*** Opening Exercise input ***

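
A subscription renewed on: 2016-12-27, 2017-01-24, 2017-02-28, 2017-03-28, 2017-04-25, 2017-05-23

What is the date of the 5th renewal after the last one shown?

Gaps: 28, 35, 28, 28, 28 days — a mix of 28 and 35. Every date is a Tuesday.
Each is the 4th Tuesday of its month.
June 2017 — 4th Tuesday is 2017-06-27.
July 2017 — 4th Tuesday is 2017-07-25.
August 2017 — 4th Tuesday is 2017-08-22.
September 2017 — 4th Tuesday is 2017-09-26.
4th Tuesday of October 2017: 2017-10-24.

2017-10-24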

*** Closing Exercise input ***

■ Prompt
Only one span is to be repeated: the line with "What is the" through the final line of the entries above, word for word.

■ Problem solution
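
What is the date of the 5th renewal after the last one shown?

Gaps: 28, 35, 28, 28, 28 days — a mix of 28 and 35. Every date is a Tuesday.
Each is the 4th Tuesday of its month.
June 2017 — 4th Tuesday is 2017-06-27.
July 2017 — 4th Tuesday is 2017-07-25.
August 2017 — 4th Tuesday is 2017-08-22.
September 2017 — 4th Tuesday is 2017-09-26.
4th Tuesday of October 2017: 2017-10-24.

2017-10-24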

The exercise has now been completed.